::: Available data
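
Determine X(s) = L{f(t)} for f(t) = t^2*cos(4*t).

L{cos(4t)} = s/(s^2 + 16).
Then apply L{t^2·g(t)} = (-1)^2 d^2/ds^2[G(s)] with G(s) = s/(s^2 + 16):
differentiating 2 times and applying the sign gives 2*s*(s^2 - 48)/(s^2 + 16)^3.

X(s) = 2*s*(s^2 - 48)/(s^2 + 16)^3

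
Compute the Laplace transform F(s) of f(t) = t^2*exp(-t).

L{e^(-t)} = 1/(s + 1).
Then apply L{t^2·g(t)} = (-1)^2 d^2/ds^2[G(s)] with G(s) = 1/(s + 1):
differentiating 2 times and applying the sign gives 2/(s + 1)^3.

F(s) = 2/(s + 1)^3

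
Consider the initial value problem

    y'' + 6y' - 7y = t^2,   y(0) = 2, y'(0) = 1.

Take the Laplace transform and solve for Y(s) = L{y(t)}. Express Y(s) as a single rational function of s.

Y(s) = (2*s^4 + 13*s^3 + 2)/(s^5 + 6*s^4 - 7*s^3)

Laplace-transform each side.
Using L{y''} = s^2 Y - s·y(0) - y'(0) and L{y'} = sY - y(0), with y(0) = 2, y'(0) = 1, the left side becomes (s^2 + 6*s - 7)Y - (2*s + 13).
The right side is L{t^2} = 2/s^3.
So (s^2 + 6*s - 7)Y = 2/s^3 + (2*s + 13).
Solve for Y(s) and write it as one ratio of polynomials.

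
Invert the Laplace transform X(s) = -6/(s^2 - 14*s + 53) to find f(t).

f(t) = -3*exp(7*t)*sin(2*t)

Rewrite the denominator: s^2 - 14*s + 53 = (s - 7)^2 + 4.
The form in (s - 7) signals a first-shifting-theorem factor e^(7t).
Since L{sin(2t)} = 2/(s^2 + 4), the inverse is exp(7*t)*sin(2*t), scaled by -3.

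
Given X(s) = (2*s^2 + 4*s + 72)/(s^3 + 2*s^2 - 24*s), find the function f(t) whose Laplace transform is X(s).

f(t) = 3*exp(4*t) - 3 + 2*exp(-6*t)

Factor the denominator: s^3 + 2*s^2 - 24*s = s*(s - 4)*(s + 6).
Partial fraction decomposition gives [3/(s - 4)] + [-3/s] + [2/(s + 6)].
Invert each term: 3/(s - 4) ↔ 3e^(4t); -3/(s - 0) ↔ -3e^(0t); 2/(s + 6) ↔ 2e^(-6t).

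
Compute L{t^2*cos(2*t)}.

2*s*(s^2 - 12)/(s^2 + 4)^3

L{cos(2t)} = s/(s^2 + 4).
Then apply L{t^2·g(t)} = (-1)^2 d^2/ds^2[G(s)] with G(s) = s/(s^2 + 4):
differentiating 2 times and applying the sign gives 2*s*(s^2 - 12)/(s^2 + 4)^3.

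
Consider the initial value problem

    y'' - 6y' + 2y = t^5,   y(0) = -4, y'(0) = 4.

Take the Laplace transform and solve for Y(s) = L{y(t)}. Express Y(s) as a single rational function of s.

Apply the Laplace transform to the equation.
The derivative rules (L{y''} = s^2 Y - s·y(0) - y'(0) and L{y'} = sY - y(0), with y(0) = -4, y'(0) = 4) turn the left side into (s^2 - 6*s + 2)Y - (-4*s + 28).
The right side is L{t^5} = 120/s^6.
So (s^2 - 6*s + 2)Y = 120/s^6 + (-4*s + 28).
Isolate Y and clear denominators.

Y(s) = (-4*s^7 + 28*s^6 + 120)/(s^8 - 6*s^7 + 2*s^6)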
::::::
::: Available data
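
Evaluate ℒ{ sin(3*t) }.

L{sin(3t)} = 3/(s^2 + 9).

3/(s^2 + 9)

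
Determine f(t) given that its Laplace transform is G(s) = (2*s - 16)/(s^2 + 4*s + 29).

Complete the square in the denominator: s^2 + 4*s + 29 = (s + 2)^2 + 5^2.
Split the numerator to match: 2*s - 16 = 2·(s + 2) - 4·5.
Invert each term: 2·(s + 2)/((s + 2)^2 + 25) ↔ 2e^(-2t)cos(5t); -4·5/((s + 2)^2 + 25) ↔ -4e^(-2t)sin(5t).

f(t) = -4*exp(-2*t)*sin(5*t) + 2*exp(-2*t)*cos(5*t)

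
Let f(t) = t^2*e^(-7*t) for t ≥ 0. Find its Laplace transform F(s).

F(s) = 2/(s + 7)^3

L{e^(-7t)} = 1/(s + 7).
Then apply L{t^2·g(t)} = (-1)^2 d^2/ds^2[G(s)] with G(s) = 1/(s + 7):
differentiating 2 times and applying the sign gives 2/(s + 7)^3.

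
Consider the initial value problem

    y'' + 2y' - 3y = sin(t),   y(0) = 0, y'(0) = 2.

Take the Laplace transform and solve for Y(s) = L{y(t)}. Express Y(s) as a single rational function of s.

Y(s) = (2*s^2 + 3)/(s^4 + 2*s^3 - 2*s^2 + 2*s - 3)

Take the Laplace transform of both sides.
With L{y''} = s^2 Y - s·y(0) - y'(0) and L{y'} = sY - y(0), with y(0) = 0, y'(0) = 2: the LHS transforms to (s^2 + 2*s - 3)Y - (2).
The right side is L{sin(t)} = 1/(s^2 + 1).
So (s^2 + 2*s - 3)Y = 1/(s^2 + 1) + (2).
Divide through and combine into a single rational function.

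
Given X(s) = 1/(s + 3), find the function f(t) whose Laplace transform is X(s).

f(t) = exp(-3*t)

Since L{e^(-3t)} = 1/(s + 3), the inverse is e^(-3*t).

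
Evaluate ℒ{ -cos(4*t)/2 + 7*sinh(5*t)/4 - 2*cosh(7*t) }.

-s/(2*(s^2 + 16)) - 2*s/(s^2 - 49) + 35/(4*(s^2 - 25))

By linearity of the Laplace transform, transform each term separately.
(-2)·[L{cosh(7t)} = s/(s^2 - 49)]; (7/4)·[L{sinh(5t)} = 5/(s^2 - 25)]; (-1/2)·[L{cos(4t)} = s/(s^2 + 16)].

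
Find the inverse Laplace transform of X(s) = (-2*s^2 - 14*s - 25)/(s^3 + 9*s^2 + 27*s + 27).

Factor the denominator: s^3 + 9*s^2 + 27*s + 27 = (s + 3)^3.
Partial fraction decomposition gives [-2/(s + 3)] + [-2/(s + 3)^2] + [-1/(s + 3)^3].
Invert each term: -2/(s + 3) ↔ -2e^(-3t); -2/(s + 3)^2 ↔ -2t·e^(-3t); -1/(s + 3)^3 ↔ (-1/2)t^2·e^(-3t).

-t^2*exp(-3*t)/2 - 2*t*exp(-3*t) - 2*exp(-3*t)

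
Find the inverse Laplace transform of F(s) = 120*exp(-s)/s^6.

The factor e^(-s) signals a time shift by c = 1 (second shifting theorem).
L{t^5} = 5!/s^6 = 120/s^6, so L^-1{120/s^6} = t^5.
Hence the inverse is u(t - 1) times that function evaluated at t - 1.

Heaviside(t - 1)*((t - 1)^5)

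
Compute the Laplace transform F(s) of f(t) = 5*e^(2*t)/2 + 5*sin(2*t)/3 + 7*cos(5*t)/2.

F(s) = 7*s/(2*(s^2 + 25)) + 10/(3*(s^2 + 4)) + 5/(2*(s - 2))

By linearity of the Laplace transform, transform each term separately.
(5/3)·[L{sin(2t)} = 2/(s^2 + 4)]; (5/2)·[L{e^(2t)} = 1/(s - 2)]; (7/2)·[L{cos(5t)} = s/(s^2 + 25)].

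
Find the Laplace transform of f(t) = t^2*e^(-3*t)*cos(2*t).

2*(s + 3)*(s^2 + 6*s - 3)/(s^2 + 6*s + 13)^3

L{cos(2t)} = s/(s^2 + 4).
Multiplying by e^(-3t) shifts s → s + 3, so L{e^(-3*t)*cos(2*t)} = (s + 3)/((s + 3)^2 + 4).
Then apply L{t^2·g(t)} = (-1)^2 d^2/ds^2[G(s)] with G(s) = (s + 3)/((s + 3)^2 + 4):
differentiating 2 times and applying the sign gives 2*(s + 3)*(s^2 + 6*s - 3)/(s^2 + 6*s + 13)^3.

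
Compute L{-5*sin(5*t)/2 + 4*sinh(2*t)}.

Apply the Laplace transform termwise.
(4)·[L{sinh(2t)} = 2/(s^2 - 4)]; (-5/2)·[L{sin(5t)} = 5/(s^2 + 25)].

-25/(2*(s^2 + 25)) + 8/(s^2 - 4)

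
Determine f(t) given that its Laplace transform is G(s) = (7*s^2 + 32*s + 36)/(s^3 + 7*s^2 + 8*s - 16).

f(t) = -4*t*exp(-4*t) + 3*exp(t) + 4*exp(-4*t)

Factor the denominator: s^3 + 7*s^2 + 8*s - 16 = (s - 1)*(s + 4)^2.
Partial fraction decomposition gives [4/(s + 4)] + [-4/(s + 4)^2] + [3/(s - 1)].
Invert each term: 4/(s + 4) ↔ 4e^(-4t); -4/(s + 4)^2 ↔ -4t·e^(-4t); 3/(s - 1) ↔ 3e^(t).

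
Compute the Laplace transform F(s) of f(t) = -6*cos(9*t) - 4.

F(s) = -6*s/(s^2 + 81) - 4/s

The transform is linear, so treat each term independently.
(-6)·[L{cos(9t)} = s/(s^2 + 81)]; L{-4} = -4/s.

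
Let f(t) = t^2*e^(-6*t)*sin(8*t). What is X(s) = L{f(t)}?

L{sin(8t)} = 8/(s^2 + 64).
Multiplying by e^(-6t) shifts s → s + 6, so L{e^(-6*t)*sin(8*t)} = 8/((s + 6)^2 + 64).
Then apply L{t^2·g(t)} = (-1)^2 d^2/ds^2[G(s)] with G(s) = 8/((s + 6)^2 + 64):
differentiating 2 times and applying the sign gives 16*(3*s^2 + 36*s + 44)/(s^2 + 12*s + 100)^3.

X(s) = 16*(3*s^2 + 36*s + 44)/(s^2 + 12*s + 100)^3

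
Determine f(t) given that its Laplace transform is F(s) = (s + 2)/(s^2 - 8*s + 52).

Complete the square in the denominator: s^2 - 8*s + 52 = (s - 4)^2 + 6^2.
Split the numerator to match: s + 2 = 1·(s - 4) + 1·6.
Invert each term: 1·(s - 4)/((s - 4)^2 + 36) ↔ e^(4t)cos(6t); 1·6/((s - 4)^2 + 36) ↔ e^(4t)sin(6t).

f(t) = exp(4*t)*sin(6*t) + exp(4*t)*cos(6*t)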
::::::
::: Available data
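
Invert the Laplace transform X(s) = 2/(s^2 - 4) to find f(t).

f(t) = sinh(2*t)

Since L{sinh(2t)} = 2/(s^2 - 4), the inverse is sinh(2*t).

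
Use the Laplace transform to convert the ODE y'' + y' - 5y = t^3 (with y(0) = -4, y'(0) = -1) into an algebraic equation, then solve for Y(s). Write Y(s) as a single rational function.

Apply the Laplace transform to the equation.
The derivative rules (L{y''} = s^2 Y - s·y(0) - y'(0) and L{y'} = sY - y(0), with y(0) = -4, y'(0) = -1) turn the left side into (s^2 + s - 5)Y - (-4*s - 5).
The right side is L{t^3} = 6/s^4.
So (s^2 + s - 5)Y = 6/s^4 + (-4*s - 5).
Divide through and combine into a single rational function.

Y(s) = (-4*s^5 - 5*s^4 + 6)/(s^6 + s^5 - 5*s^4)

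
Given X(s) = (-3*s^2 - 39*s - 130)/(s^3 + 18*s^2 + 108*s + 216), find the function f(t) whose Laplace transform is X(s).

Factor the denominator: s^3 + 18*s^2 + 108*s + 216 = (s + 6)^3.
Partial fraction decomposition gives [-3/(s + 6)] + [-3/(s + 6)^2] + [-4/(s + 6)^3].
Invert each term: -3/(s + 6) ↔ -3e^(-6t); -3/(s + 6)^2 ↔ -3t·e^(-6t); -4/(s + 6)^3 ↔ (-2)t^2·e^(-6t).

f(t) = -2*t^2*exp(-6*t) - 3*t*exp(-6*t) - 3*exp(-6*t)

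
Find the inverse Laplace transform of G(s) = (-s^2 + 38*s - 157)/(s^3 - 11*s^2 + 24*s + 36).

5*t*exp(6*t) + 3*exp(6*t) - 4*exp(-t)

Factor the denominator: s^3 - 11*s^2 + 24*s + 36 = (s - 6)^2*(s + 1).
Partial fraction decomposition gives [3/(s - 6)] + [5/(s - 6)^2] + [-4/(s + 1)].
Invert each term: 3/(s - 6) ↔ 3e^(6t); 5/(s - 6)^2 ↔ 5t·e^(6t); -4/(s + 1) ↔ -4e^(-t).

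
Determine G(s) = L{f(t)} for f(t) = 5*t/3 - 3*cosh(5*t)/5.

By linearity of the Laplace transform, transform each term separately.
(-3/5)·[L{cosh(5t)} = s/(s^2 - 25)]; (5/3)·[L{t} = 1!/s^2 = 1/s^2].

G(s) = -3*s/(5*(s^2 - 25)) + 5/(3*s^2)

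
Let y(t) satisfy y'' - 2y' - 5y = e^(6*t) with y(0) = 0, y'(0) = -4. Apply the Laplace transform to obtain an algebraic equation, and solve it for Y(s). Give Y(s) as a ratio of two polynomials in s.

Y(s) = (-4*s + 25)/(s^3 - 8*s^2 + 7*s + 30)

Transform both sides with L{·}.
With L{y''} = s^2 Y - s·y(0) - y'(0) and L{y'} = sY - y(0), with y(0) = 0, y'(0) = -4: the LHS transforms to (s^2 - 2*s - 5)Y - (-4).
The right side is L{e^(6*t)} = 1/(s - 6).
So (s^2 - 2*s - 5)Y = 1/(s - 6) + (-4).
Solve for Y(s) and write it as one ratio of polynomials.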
::::::
Problem description: Within the listing above, locate the line containing "f(t) = t^2*cos(4*t)." and the line containing "y'' - 6y' + 2y". Reproduce those two lines and all lines between them exactly, with nothing added.

Output below:
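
Determine X(s) = L{f(t)} for f(t) = t^2*cos(4*t).

L{cos(4t)} = s/(s^2 + 16).
Then apply L{t^2·g(t)} = (-1)^2 d^2/ds^2[G(s)] with G(s) = s/(s^2 + 16):
differentiating 2 times and applying the sign gives 2*s*(s^2 - 48)/(s^2 + 16)^3.

X(s) = 2*s*(s^2 - 48)/(s^2 + 16)^3

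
Compute the Laplace transform F(s) of f(t) = t^2*exp(-t).

L{e^(-t)} = 1/(s + 1).
Then apply L{t^2·g(t)} = (-1)^2 d^2/ds^2[G(s)] with G(s) = 1/(s + 1):
differentiating 2 times and applying the sign gives 2/(s + 1)^3.

F(s) = 2/(s + 1)^3

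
Consider the initial value problem

    y'' + 6y' - 7y = t^2,   y(0) = 2, y'(0) = 1.

Take the Laplace transform and solve for Y(s) = L{y(t)}. Express Y(s) as a single rational function of s.

Y(s) = (2*s^4 + 13*s^3 + 2)/(s^5 + 6*s^4 - 7*s^3)

Laplace-transform each side.
Using L{y''} = s^2 Y - s·y(0) - y'(0) and L{y'} = sY - y(0), with y(0) = 2, y'(0) = 1, the left side becomes (s^2 + 6*s - 7)Y - (2*s + 13).
The right side is L{t^2} = 2/s^3.
So (s^2 + 6*s - 7)Y = 2/s^3 + (2*s + 13).
Solve for Y(s) and write it as one ratio of polynomials.

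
Invert the Laplace transform X(s) = -6/(s^2 - 14*s + 53) to find f(t).

f(t) = -3*exp(7*t)*sin(2*t)

Rewrite the denominator: s^2 - 14*s + 53 = (s - 7)^2 + 4.
The form in (s - 7) signals a first-shifting-theorem factor e^(7t).
Since L{sin(2t)} = 2/(s^2 + 4), the inverse is exp(7*t)*sin(2*t), scaled by -3.

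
Given X(s) = (2*s^2 + 4*s + 72)/(s^3 + 2*s^2 - 24*s), find the function f(t) whose Laplace transform is X(s).

f(t) = 3*exp(4*t) - 3 + 2*exp(-6*t)

Factor the denominator: s^3 + 2*s^2 - 24*s = s*(s - 4)*(s + 6).
Partial fraction decomposition gives [3/(s - 4)] + [-3/s] + [2/(s + 6)].
Invert each term: 3/(s - 4) ↔ 3e^(4t); -3/(s - 0) ↔ -3e^(0t); 2/(s + 6) ↔ 2e^(-6t).

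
Compute L{t^2*cos(2*t)}.

2*s*(s^2 - 12)/(s^2 + 4)^3

L{cos(2t)} = s/(s^2 + 4).
Then apply L{t^2·g(t)} = (-1)^2 d^2/ds^2[G(s)] with G(s) = s/(s^2 + 4):
differentiating 2 times and applying the sign gives 2*s*(s^2 - 12)/(s^2 + 4)^3.

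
Consider the initial value problem

    y'' - 6y' + 2y = t^5,   y(0) = -4, y'(0) = 4.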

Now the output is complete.